→ Exercise description
The answer should contain every record below, output exactly.

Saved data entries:
• • • • •

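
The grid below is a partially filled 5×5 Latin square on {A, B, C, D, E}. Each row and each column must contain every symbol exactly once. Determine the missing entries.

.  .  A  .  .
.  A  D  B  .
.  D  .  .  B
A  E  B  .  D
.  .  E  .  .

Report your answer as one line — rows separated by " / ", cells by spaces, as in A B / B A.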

• • • • •

→ Answer section
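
The grid below is a partially filled 5×5 Latin square on {A, B, C, D, E}. Each row and each column must contain every symbol exactly once. Determine the missing entries.

.  .  A  .  .
.  A  D  B  .
.  D  .  .  B
A  E  B  .  D
.  .  E  .  .

Report your answer as one line — rows separated by " / ", cells by spaces, as in A B / B A.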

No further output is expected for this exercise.